[Exercise goal] Everything from the line containing "You hold an" through the end of the entries should be output exactly; nothing before it is wanted.

[Input material]
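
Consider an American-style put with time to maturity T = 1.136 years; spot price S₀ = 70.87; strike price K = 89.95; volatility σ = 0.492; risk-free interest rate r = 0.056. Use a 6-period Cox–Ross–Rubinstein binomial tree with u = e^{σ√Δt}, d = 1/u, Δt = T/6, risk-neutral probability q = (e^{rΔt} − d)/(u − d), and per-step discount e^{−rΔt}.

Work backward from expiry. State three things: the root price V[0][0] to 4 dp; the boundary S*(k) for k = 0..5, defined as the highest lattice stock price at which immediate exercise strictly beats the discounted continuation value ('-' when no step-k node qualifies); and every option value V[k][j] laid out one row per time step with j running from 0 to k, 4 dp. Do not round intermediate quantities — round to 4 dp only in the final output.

params: Δt=0.18933 u=1.23872 d=0.80728 q=0.47139 e^(-rΔt)=0.98945
t_6 payoffs: 70.3337 59.8501 43.7636 19.0800 0.0000 0.0000 0.0000
t_5: node(5,0) S=24.2991 payoff=65.6509 vs cont=64.7022 → 65.6509 [stop]  node(5,1) S=37.2855 payoff=52.6645 vs cont=51.7159 → 52.6645 [stop]  node(5,2) S=57.2121 payoff=32.7379 vs cont=31.7892 → 32.7379 [stop]  node(5,3) S=87.7883 payoff=2.1617 vs cont=9.9795 → 9.9795 [wait]  node(5,4) S=134.7055 payoff=0.0000 vs cont=0.0000 → 0.0000 [wait]  node(5,5) S=206.6969 payoff=0.0000 vs cont=0.0000 → 0.0000 [wait]  ⇒ S*(5)=57.2121
t_4: node(4,0) S=30.0999 payoff=59.8501 vs cont=58.9014 → 59.8501 [stop]  node(4,1) S=46.1864 payoff=43.7636 vs cont=42.8150 → 43.7636 [stop]  node(4,2) S=70.8700 payoff=19.0800 vs cont=21.7777 → 21.7777 [wait]  node(4,3) S=108.7454 payoff=0.0000 vs cont=5.2197 → 5.2197 [wait]  node(4,4) S=166.8629 payoff=0.0000 vs cont=0.0000 → 0.0000 [wait]  ⇒ S*(4)=46.1864
t_3: node(3,0) S=37.2855 payoff=52.6645 vs cont=51.7159 → 52.6645 [stop]  node(3,1) S=57.2121 payoff=32.7379 vs cont=33.0475 → 33.0475 [wait]  node(3,2) S=87.7883 payoff=2.1617 vs cont=13.8251 → 13.8251 [wait]  node(3,3) S=134.7055 payoff=0.0000 vs cont=2.7301 → 2.7301 [wait]  ⇒ S*(3)=37.2855
t_2: node(2,0) S=46.1864 payoff=43.7636 vs cont=42.9594 → 43.7636 [stop]  node(2,1) S=70.8700 payoff=19.0800 vs cont=23.7333 → 23.7333 [wait]  node(2,2) S=108.7454 payoff=0.0000 vs cont=8.5044 → 8.5044 [wait]  ⇒ S*(2)=46.1864
t_1: node(1,0) S=57.2121 payoff=32.7379 vs cont=33.9596 → 33.9596 [wait]  node(1,1) S=87.7883 payoff=2.1617 vs cont=16.3799 → 16.3799 [wait]  ⇒ S*(1)=-
t_0: node(0,0) S=70.8700 payoff=19.0800 vs cont=25.4020 → 25.4020 [wait]  ⇒ S*(0)=-

price = 25.4020
boundary = - - 46.1864 37.2855 46.1864 57.2121
tree:
25.4020
33.9596 16.3799
43.7636 23.7333 8.5044
52.6645 33.0475 13.8251 2.7301
59.8501 43.7636 21.7777 5.2197 0.0000
65.6509 52.6645 32.7379 9.9795 0.0000 0.0000
70.3337 59.8501 43.7636 19.0800 0.0000 0.0000 0.0000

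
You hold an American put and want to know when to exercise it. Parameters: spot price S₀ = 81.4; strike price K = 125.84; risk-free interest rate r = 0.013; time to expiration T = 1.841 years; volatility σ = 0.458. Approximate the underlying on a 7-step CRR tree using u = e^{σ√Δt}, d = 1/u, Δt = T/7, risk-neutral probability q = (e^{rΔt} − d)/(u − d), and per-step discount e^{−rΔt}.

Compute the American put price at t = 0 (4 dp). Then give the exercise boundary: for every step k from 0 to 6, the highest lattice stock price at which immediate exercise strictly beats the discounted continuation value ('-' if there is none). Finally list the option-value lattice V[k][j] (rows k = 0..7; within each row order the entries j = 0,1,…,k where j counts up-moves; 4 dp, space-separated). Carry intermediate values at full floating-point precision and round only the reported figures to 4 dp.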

[Written solution]
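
You hold an American put and want to know when to exercise it. Parameters: spot price S₀ = 81.4; strike price K = 125.84; risk-free interest rate r = 0.013; time to expiration T = 1.841 years; volatility σ = 0.458. Approximate the underlying on a 7-step CRR tree using u = e^{σ√Δt}, d = 1/u, Δt = T/7, risk-neutral probability q = (e^{rΔt} − d)/(u − d), and per-step discount e^{−rΔt}.

Compute the American put price at t = 0 (4 dp). Then give the exercise boundary: for every step k from 0 to 6, the highest lattice stock price at which immediate exercise strictly beats the discounted continuation value ('-' if there is none). Finally list the option-value lattice V[k][j] (rows k = 0..7; within each row order the entries j = 0,1,…,k where j counts up-moves; 4 dp, space-separated). Carry intermediate values at full floating-point precision and round only the reported figures to 4 dp.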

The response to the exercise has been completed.